Scan the material for the word "What" and return every matching line.

====

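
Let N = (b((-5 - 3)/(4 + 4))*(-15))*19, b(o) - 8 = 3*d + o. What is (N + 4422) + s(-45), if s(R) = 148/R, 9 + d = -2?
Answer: 532292/45 ≈ 11829.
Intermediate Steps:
d = -11 (d = -9 - 2 = -11)
b(o) = -25 + o (b(o) = 8 + (3*(-11) + o) = 8 + (-33 + o) = -25 + o)
N = 7410 (N = ((-25 + (-5 - 3)/(4 + 4))*(-15))*19 = ((-25 - 8/8)*(-15))*19 = ((-25 - 8*⅛)*(-15))*19 = ((-25 - 1)*(-15))*19 = -26*(-15)*19 = 390*19 = 7410)
(N + 4422) + s(-45) = (7410 + 4422) + 148/(-45) = 11832 + 148*(-1/45) = 11832 - 148/45 = 532292/45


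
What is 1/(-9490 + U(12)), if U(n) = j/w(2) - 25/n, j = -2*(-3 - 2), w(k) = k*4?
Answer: -6/56945 ≈ -0.00010536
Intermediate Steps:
w(k) = 4*k
j = 10 (j = -2*(-5) = 10)
U(n) = 5/4 - 25/n (U(n) = 10/((4*2)) - 25/n = 10/8 - 25/n = 10*(⅛) - 25/n = 5/4 - 25/n)
1/(-9490 + U(12)) = 1/(-9490 + (5/4 - 25/12)) = 1/(-9490 - ⅚) = 1/(-56945/6) = -6/56945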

====

▶ [Exercise output]:
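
Let N = (b((-5 - 3)/(4 + 4))*(-15))*19, b(o) - 8 = 3*d + o. What is (N + 4422) + s(-45), if s(R) = 148/R, 9 + d = -2?
What is 1/(-9490 + U(12)), if U(n) = j/w(2) - 25/n, j = -2*(-3 - 2), w(k) = k*4?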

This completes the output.